[Requirement]:
Of all the lines below, output only those starting at the one with "clause 3: z6 + z4'" and ending at the one with "Determine whether a", both ends included, exactly as written.

[Data under study]:
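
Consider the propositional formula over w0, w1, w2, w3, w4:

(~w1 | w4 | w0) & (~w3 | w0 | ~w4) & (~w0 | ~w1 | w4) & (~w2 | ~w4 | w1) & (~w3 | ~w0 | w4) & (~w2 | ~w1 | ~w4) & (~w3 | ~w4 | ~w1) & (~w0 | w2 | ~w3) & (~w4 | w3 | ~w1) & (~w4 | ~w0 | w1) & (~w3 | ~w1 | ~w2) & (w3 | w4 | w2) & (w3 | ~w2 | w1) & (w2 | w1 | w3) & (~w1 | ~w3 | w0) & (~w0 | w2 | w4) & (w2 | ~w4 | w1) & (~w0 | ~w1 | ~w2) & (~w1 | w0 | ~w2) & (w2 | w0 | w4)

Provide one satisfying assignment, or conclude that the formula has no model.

w0 ↦ 0,  w1 ↦ 0,  w2 ↦ 1,  w3 ↦ 1,  w4 ↦ 0

Branch on w1: set w1 = 0.
Branch on w2: set w2 = 1.
The clause (~w4) is unit, so w4 = 0.
The clause (w3) is unit, so w3 = 1.
The clause (~w0) is unit, so w0 = 0.
All clauses are satisfied.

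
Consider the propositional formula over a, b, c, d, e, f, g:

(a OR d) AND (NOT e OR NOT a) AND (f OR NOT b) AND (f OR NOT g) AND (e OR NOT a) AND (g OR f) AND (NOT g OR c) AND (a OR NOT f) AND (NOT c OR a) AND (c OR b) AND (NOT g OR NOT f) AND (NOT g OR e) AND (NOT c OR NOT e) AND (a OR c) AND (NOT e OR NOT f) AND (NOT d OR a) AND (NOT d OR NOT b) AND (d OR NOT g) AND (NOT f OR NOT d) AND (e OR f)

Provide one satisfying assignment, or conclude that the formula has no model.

Branch on a: set a = true.
Unit clause (NOT e) forces e = false.
Now (e) is unsatisfied and unit — conflict.
Backtrack on a: now try a = false.
Unit clause (d) forces d = true.
Now (NOT d) is unsatisfied and unit — conflict.
Both values of a lead to a conflict.

UNSATISFIABLE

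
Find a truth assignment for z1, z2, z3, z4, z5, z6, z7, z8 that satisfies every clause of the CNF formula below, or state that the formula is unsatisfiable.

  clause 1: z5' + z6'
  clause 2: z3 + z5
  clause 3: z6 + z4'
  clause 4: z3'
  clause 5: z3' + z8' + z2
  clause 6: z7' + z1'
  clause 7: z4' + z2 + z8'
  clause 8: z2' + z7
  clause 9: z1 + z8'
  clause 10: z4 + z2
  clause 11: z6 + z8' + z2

z1=0, z2=1, z3=0, z4=0, z5=1, z6=0, z7=1, z8=0

Unit clause (z3') forces z3 = 0.
Unit clause (z5) forces z5 = 1.
Unit clause (z6') forces z6 = 0.
Unit clause (z4') forces z4 = 0.
Unit clause (z2) forces z2 = 1.
Unit clause (z7) forces z7 = 1.
Unit clause (z1') forces z1 = 0.
Unit clause (z8') forces z8 = 0.
This assignment satisfies each clause.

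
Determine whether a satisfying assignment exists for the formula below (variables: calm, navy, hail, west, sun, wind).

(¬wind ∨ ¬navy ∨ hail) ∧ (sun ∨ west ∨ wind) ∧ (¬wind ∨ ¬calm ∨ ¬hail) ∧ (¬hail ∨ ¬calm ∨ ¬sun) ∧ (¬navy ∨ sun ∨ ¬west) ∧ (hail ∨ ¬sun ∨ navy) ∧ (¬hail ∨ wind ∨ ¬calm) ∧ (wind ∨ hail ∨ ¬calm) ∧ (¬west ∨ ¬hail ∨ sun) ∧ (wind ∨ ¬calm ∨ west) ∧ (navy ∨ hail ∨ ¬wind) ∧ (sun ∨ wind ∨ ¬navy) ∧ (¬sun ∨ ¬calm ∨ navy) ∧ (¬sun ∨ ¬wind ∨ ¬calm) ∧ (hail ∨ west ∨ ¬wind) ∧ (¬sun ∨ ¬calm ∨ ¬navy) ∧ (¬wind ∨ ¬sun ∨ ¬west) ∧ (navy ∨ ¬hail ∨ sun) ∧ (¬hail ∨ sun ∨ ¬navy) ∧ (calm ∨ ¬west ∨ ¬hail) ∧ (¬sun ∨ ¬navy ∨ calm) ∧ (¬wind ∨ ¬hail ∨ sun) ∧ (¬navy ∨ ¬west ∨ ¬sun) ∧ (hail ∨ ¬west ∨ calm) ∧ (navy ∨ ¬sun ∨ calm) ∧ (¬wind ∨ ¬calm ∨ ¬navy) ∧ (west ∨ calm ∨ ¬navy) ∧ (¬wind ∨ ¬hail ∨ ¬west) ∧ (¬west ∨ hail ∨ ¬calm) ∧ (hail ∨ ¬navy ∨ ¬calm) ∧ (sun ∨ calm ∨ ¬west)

Branch on wind: set wind = False.
Branch on sun: set sun = True.
Branch on hail: set hail = False.
The clause (navy) is unit, so navy = True.
The clause (¬calm) is unit, so calm = False.
But (calm) is also a unit clause — contradiction.
Backtrack on hail: now try hail = True.
The clause (¬calm) is unit, so calm = False.
The clause (¬west) is unit, so west = False.
The clause (¬navy) is unit, so navy = False.
But (navy) is also a unit clause — contradiction.
Both values of hail lead to a conflict.
Backtrack on sun: now try sun = False.
The clause (west) is unit, so west = True.
The clause (¬navy) is unit, so navy = False.
The clause (¬hail) is unit, so hail = False.
The clause (¬calm) is unit, so calm = False.
But (calm) is also a unit clause — contradiction.
Both values of sun lead to a conflict.
Backtrack on wind: now try wind = True.
Branch on navy: set navy = False.
The clause (hail) is unit, so hail = True.
The clause (¬calm) is unit, so calm = False.
The clause (sun) is unit, so sun = True.
But (¬sun) is also a unit clause — contradiction.
Backtrack on navy: now try navy = True.
The clause (hail) is unit, so hail = True.
The clause (¬calm) is unit, so calm = False.
The clause (sun) is unit, so sun = True.
But (¬sun) is also a unit clause — contradiction.
Both values of navy lead to a conflict.
Both values of wind lead to a conflict.
No assignment satisfies every clause.

No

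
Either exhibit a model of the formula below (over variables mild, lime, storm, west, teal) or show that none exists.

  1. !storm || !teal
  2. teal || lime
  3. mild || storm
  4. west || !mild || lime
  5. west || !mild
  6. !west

From the singleton clause (!west), west = false.
From the singleton clause (!mild), mild = false.
From the singleton clause (storm), storm = true.
From the singleton clause (!teal), teal = false.
From the singleton clause (lime), lime = true.
Every clause now holds.

mild ↦ false; lime ↦ true; storm ↦ true; west ↦ false; teal ↦ false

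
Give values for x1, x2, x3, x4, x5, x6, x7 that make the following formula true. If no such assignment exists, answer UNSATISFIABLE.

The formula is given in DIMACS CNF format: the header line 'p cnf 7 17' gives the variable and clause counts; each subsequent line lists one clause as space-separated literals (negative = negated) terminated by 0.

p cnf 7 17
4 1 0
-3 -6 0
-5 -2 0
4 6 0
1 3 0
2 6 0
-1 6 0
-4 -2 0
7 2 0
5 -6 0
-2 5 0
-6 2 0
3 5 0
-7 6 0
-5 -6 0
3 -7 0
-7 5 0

Try x4 = True.
(¬x2) alone gives x2 = False.
(x6) alone gives x6 = True.
That conflicts with the unit clause (¬x6).
So x4 must be the other value — set x4 = False.
(x1) alone gives x1 = True.
(x6) alone gives x6 = True.
(¬x3) alone gives x3 = False.
(x5) alone gives x5 = True.
That conflicts with the unit clause (¬x5).
Either choice for x4 ends in contradiction.

UNSATISFIABLE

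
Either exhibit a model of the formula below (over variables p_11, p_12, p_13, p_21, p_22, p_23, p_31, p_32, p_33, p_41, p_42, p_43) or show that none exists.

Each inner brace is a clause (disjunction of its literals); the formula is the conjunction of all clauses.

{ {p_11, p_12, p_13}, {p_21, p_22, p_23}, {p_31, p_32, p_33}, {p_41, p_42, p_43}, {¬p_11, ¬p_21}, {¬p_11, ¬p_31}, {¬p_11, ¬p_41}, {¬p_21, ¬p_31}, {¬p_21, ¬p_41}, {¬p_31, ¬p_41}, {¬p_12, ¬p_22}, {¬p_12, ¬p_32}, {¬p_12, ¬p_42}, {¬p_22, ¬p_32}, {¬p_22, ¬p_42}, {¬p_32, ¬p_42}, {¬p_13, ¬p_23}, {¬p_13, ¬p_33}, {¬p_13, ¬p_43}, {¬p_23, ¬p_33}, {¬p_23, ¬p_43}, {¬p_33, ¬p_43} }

UNSATISFIABLE

Suppose p_11 = False.
Suppose p_12 = True.
(¬p_22) alone gives p_22 = False.
(¬p_32) alone gives p_32 = False.
(¬p_42) alone gives p_42 = False.
Suppose p_21 = True.
(¬p_31) alone gives p_31 = False.
(p_33) alone gives p_33 = True.
(¬p_41) alone gives p_41 = False.
(p_43) alone gives p_43 = True.
Now (¬p_43) is unsatisfied and unit — conflict.
Backtrack on p_21: now try p_21 = False.
(p_23) alone gives p_23 = True.
(¬p_13) alone gives p_13 = False.
(¬p_33) alone gives p_33 = False.
(p_31) alone gives p_31 = True.
(¬p_41) alone gives p_41 = False.
(p_43) alone gives p_43 = True.
Now (¬p_43) is unsatisfied and unit — conflict.
Both values of p_21 lead to a conflict.
Backtrack on p_12: now try p_12 = False.
(p_13) alone gives p_13 = True.
(¬p_23) alone gives p_23 = False.
(¬p_33) alone gives p_33 = False.
(¬p_43) alone gives p_43 = False.
Suppose p_21 = True.
(¬p_31) alone gives p_31 = False.
(p_32) alone gives p_32 = True.
(¬p_41) alone gives p_41 = False.
(p_42) alone gives p_42 = True.
Now (¬p_42) is unsatisfied and unit — conflict.
Backtrack on p_21: now try p_21 = False.
(p_22) alone gives p_22 = True.
(¬p_32) alone gives p_32 = False.
(p_31) alone gives p_31 = True.
(¬p_41) alone gives p_41 = False.
(p_42) alone gives p_42 = True.
Now (¬p_42) is unsatisfied and unit — conflict.
Both values of p_21 lead to a conflict.
Both values of p_12 lead to a conflict.
Backtrack on p_11: now try p_11 = True.
(¬p_21) alone gives p_21 = False.
(¬p_31) alone gives p_31 = False.
(¬p_41) alone gives p_41 = False.
Suppose p_22 = True.
(¬p_12) alone gives p_12 = False.
(¬p_32) alone gives p_32 = False.
(p_33) alone gives p_33 = True.
(¬p_42) alone gives p_42 = False.
(p_43) alone gives p_43 = True.
Now (¬p_43) is unsatisfied and unit — conflict.
Backtrack on p_22: now try p_22 = False.
(p_23) alone gives p_23 = True.
(¬p_13) alone gives p_13 = False.
(¬p_33) alone gives p_33 = False.
(p_32) alone gives p_32 = True.
(¬p_12) alone gives p_12 = False.
(¬p_42) alone gives p_42 = False.
(p_43) alone gives p_43 = True.
Now (¬p_43) is unsatisfied and unit — conflict.
Both values of p_22 lead to a conflict.
Both values of p_11 lead to a conflict.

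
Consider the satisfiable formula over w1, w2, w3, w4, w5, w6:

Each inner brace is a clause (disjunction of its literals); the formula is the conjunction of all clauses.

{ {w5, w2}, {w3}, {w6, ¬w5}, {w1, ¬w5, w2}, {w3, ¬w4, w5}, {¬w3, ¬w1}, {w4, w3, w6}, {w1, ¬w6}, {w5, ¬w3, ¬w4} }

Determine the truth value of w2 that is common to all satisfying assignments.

True

Suppose w2 = False.
(w5) alone gives w5 = True.
(w3) alone gives w3 = True.
(w6) alone gives w6 = True.
(w1) alone gives w1 = True.
Now (¬w1) is unsatisfied and unit — conflict.
So every satisfying assignment has w2 = True.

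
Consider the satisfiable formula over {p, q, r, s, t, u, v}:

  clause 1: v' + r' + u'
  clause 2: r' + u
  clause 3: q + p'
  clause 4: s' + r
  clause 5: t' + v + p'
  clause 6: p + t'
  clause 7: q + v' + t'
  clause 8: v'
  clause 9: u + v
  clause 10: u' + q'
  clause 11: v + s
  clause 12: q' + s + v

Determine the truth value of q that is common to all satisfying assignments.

Suppose q = 1.
(v') alone gives v = 0.
(u) alone gives u = 1.
That conflicts with the unit clause (u').
So every satisfying assignment has q = False.

False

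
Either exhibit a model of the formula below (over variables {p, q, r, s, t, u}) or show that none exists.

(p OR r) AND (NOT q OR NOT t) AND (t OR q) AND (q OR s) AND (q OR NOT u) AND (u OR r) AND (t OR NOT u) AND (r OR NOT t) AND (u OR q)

p: true,  q: true,  r: true,  s: true,  t: false,  u: false

Case p = true:
Case q = true:
Unit clause (NOT t) forces t = false.
Unit clause (NOT u) forces u = false.
Unit clause (r) forces r = true.
Every clause is now satisfied; s is unconstrained.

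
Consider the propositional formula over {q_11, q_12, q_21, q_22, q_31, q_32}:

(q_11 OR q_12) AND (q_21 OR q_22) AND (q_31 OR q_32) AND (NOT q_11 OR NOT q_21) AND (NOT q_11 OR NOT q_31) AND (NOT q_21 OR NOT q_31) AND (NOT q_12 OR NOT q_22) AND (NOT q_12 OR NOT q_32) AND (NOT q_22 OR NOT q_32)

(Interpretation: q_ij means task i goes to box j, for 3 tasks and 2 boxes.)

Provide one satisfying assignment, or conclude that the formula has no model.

Try q_11 = true.
From the singleton clause (NOT q_21), q_21 = false.
From the singleton clause (q_22), q_22 = true.
From the singleton clause (NOT q_31), q_31 = false.
From the singleton clause (q_32), q_32 = true.
But (NOT q_32) is also a unit clause — contradiction.
Undo q_11 and try q_11 = false.
From the singleton clause (q_12), q_12 = true.
From the singleton clause (NOT q_22), q_22 = false.
From the singleton clause (q_21), q_21 = true.
From the singleton clause (NOT q_31), q_31 = false.
From the singleton clause (q_32), q_32 = true.
But (NOT q_32) is also a unit clause — contradiction.
Either choice for q_11 ends in contradiction.

UNSATISFIABLE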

[Your solution]:
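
  clause 3: z6 + z4'
  clause 4: z3'
  clause 5: z3' + z8' + z2
  clause 6: z7' + z1'
  clause 7: z4' + z2 + z8'
  clause 8: z2' + z7
  clause 9: z1 + z8'
  clause 10: z4 + z2
  clause 11: z6 + z8' + z2

z1=0, z2=1, z3=0, z4=0, z5=1, z6=0, z7=1, z8=0

Unit clause (z3') forces z3 = 0.
Unit clause (z5) forces z5 = 1.
Unit clause (z6') forces z6 = 0.
Unit clause (z4') forces z4 = 0.
Unit clause (z2) forces z2 = 1.
Unit clause (z7) forces z7 = 1.
Unit clause (z1') forces z1 = 0.
Unit clause (z8') forces z8 = 0.
This assignment satisfies each clause.

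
Determine whether a satisfying assignment exists for the formula below (variables: calm, navy, hail, west, sun, wind).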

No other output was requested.